Directions for this task
Give back every record that follows, exactly as written.

Exercise input Start Marker

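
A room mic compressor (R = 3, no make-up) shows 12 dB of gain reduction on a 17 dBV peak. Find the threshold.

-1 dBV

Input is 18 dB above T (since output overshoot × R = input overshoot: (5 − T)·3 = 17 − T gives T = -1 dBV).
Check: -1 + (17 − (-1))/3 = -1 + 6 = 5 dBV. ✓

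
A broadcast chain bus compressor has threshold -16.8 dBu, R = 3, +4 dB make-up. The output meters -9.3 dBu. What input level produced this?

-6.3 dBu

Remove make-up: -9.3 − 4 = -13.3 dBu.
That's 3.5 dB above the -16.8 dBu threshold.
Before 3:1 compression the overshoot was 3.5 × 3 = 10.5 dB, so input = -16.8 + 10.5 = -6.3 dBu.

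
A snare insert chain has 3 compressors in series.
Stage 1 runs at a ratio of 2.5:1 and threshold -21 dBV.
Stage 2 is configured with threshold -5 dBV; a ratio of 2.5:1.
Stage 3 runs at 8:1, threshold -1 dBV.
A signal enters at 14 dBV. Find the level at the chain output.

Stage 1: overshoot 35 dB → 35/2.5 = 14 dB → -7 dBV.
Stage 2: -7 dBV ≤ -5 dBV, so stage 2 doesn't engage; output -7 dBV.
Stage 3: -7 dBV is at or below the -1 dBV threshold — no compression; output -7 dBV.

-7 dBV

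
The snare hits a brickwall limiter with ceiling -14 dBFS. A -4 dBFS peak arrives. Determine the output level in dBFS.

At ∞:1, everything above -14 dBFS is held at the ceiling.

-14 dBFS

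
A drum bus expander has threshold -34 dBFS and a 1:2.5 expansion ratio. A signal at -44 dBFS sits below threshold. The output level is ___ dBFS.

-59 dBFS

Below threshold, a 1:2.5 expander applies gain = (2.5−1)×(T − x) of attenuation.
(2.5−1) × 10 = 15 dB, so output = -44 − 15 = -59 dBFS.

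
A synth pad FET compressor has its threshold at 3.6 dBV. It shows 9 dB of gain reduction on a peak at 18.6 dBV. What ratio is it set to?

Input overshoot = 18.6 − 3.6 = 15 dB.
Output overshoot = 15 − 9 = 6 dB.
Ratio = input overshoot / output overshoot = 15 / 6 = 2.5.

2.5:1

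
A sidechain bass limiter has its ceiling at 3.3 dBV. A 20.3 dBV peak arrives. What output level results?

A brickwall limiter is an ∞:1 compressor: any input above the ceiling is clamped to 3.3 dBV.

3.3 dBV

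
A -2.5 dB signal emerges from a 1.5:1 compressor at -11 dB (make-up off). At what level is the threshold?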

Exercise input End Marker

Exercise solution
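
A room mic compressor (R = 3, no make-up) shows 12 dB of gain reduction on a 17 dBV peak. Find the threshold.

-1 dBV

Input is 18 dB above T (since output overshoot × R = input overshoot: (5 − T)·3 = 17 − T gives T = -1 dBV).
Check: -1 + (17 − (-1))/3 = -1 + 6 = 5 dBV. ✓

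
A broadcast chain bus compressor has threshold -16.8 dBu, R = 3, +4 dB make-up. The output meters -9.3 dBu. What input level produced this?

-6.3 dBu

Remove make-up: -9.3 − 4 = -13.3 dBu.
That's 3.5 dB above the -16.8 dBu threshold.
Before 3:1 compression the overshoot was 3.5 × 3 = 10.5 dB, so input = -16.8 + 10.5 = -6.3 dBu.

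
A snare insert chain has 3 compressors in series.
Stage 1 runs at a ratio of 2.5:1 and threshold -21 dBV.
Stage 2 is configured with threshold -5 dBV; a ratio of 2.5:1.
Stage 3 runs at 8:1, threshold -1 dBV.
A signal enters at 14 dBV. Find the level at the chain output.

Stage 1: overshoot 35 dB → 35/2.5 = 14 dB → -7 dBV.
Stage 2: -7 dBV ≤ -5 dBV, so stage 2 doesn't engage; output -7 dBV.
Stage 3: -7 dBV is at or below the -1 dBV threshold — no compression; output -7 dBV.

-7 dBV

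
The snare hits a brickwall limiter with ceiling -14 dBFS. A -4 dBFS peak arrives. Determine the output level in dBFS.

At ∞:1, everything above -14 dBFS is held at the ceiling.

-14 dBFS

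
A drum bus expander has threshold -34 dBFS and a 1:2.5 expansion ratio. A signal at -44 dBFS sits below threshold. The output level is ___ dBFS.

-59 dBFS

Below threshold, a 1:2.5 expander applies gain = (2.5−1)×(T − x) of attenuation.
(2.5−1) × 10 = 15 dB, so output = -44 − 15 = -59 dBFS.

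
A synth pad FET compressor has its threshold at 3.6 dBV. It shows 9 dB of gain reduction on a peak at 18.6 dBV. What ratio is it set to?

Input overshoot = 18.6 − 3.6 = 15 dB.
Output overshoot = 15 − 9 = 6 dB.
Ratio = input overshoot / output overshoot = 15 / 6 = 2.5.

2.5:1

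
A sidechain bass limiter has its ceiling at 3.3 dBV. A 20.3 dBV peak arrives. What output level results?

A brickwall limiter is an ∞:1 compressor: any input above the ceiling is clamped to 3.3 dBV.

3.3 dBV

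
A -2.5 dB signal emerges from a 1.5:1 compressor at -11 dB (make-up off). At what level is the threshold?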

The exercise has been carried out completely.